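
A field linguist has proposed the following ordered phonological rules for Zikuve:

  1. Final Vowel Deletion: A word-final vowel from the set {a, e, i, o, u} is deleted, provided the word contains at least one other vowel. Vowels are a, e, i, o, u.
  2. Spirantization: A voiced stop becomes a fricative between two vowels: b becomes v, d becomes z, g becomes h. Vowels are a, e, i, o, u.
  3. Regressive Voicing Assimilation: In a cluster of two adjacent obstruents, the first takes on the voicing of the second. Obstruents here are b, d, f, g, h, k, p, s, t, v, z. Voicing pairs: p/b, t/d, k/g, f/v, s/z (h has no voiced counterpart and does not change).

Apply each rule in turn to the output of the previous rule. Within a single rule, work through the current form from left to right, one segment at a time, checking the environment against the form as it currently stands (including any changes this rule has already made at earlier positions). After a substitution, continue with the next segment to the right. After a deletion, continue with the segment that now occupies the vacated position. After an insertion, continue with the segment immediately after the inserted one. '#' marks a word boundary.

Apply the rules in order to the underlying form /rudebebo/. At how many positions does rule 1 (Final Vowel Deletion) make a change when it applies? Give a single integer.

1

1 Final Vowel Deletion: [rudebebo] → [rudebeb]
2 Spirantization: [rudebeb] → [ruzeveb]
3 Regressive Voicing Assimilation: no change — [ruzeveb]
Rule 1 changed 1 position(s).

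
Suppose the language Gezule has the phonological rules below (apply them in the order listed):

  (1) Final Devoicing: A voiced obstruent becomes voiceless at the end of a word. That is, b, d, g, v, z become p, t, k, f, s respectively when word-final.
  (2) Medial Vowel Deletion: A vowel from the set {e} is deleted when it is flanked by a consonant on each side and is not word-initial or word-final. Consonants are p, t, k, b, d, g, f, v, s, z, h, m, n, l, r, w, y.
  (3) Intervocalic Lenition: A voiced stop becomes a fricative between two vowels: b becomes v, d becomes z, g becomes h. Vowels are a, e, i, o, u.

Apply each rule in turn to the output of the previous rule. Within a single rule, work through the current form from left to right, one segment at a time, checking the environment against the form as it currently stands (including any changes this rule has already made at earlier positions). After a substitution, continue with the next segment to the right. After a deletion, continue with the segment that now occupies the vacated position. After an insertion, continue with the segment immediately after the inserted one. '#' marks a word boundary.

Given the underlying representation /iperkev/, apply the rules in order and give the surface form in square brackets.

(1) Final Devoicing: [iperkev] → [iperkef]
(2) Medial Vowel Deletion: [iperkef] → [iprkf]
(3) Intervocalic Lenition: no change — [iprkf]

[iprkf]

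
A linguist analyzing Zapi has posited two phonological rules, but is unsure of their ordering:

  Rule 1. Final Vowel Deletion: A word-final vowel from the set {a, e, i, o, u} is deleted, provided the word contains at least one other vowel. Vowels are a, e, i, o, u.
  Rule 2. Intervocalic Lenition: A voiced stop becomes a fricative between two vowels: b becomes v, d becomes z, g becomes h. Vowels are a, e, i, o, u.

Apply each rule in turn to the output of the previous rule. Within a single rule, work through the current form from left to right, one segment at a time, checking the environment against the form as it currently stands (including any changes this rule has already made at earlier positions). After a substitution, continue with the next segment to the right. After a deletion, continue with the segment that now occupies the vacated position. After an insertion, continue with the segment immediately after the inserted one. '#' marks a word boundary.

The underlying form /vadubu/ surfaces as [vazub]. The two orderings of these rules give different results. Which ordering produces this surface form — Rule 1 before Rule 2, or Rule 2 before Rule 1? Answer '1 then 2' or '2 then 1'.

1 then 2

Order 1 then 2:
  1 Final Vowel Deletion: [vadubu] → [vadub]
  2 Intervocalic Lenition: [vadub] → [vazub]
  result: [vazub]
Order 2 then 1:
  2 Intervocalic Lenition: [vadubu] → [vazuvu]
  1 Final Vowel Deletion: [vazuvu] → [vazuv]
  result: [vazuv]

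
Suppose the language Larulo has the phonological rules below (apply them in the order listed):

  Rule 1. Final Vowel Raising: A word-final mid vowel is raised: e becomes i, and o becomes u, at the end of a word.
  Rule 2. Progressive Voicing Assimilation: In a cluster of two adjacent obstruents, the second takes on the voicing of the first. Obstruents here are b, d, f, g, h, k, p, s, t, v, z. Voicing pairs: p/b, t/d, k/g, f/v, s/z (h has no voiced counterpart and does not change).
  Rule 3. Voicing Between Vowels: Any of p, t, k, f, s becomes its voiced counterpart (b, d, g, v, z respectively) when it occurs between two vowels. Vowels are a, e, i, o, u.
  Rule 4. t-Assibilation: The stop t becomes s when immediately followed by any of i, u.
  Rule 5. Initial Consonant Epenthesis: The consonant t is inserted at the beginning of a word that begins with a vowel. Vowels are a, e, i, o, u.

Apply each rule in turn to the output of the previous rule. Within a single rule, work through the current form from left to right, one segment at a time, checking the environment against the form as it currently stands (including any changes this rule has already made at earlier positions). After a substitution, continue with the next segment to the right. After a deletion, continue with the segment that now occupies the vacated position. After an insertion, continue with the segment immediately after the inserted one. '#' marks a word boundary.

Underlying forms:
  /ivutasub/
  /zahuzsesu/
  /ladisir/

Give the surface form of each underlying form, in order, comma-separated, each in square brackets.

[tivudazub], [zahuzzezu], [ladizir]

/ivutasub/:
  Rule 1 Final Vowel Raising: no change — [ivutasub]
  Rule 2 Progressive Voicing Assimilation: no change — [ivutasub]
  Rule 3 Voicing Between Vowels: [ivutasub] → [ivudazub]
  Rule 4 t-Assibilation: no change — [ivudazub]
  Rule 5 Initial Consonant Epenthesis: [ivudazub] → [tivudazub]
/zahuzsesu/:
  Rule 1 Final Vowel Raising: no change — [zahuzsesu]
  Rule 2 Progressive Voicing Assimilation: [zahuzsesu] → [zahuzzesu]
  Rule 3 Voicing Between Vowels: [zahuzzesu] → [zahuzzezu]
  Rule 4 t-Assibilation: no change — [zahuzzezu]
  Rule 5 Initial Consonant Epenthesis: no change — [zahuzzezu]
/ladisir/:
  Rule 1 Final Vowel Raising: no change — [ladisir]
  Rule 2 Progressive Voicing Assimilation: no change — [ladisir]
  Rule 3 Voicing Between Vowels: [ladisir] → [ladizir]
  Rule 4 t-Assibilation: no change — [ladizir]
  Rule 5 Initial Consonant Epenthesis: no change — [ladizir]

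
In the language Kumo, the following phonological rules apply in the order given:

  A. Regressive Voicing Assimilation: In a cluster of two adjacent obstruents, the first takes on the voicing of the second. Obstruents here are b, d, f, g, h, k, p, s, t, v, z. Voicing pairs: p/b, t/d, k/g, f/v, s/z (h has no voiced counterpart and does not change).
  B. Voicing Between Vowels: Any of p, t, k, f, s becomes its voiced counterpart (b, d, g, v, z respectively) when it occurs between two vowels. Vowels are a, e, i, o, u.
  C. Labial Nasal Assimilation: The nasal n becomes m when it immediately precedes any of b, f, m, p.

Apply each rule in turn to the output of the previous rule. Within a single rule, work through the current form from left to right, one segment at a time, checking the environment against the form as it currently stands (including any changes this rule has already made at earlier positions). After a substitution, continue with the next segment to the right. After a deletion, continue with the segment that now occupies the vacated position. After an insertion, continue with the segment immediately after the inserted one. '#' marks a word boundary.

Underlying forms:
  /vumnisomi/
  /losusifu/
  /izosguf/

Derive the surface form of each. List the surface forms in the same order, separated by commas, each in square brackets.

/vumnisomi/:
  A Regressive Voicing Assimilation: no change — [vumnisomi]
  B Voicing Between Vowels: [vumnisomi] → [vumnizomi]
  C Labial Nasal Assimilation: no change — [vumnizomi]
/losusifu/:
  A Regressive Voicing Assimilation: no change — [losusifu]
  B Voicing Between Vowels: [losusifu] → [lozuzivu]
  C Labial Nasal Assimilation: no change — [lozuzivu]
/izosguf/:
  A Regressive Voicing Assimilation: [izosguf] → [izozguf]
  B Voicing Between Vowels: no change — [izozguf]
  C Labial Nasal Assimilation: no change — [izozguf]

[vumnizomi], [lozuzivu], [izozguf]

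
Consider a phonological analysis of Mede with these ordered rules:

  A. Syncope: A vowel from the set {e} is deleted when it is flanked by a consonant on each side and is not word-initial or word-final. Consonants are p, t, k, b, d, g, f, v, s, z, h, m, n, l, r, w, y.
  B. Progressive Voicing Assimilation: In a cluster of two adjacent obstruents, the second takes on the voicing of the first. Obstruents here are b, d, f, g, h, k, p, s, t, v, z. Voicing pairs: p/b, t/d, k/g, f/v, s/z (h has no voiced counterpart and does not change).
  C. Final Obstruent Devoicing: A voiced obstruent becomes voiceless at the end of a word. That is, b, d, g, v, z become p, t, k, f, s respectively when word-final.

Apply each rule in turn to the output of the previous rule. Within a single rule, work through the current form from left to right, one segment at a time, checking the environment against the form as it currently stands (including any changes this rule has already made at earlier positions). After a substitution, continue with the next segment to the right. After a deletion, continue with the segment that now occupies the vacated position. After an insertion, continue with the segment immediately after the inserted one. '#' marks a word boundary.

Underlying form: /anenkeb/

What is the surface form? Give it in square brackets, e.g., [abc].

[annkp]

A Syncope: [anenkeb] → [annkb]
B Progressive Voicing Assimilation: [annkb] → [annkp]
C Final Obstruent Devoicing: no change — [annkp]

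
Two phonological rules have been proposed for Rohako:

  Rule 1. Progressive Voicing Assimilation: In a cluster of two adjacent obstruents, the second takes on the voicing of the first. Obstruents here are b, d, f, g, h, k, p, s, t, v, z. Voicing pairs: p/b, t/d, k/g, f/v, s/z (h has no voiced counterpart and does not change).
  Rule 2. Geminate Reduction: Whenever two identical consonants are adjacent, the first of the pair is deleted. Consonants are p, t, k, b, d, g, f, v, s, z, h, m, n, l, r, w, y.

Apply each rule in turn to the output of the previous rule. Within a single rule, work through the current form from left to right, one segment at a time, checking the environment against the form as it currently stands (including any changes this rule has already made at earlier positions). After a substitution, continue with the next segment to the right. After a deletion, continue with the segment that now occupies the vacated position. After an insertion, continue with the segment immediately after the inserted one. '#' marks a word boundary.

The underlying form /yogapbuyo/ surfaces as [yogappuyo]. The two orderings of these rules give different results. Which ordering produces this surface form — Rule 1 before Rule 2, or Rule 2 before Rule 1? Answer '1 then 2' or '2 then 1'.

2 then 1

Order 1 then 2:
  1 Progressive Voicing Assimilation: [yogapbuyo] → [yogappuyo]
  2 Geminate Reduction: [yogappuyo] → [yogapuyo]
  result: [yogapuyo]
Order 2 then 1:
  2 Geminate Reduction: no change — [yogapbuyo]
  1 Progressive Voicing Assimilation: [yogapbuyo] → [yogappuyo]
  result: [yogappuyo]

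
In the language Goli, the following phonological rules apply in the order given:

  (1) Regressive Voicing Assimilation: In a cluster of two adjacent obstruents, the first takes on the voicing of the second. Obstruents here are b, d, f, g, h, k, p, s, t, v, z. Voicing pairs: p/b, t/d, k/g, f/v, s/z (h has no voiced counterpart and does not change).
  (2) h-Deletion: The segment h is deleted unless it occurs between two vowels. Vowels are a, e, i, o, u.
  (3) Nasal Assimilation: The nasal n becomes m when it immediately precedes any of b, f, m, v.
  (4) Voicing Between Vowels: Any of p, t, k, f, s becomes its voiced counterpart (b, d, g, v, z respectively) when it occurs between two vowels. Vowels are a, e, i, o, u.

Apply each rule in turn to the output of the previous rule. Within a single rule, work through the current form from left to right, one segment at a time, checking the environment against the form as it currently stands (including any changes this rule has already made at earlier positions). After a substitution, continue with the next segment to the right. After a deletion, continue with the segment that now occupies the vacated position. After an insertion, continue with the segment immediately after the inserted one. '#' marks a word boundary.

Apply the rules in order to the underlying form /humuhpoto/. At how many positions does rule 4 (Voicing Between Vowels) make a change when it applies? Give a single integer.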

* BRIEF: Lines from the start of the entries through the one containing "Suppose the language Gezule" are to be set down again exactly, both ends included.

* YOUR RESPONSE:
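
A field linguist has proposed the following ordered phonological rules for Zikuve:

  1. Final Vowel Deletion: A word-final vowel from the set {a, e, i, o, u} is deleted, provided the word contains at least one other vowel. Vowels are a, e, i, o, u.
  2. Spirantization: A voiced stop becomes a fricative between two vowels: b becomes v, d becomes z, g becomes h. Vowels are a, e, i, o, u.
  3. Regressive Voicing Assimilation: In a cluster of two adjacent obstruents, the first takes on the voicing of the second. Obstruents here are b, d, f, g, h, k, p, s, t, v, z. Voicing pairs: p/b, t/d, k/g, f/v, s/z (h has no voiced counterpart and does not change).

Apply each rule in turn to the output of the previous rule. Within a single rule, work through the current form from left to right, one segment at a time, checking the environment against the form as it currently stands (including any changes this rule has already made at earlier positions). After a substitution, continue with the next segment to the right. After a deletion, continue with the segment that now occupies the vacated position. After an insertion, continue with the segment immediately after the inserted one. '#' marks a word boundary.

Apply the rules in order to the underlying form /rudebebo/. At how many positions does rule 1 (Final Vowel Deletion) make a change when it applies? Give a single integer.

1

1 Final Vowel Deletion: [rudebebo] → [rudebeb]
2 Spirantization: [rudebeb] → [ruzeveb]
3 Regressive Voicing Assimilation: no change — [ruzeveb]
Rule 1 changed 1 position(s).

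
Suppose the language Gezule has the phonological rules below (apply them in the order listed):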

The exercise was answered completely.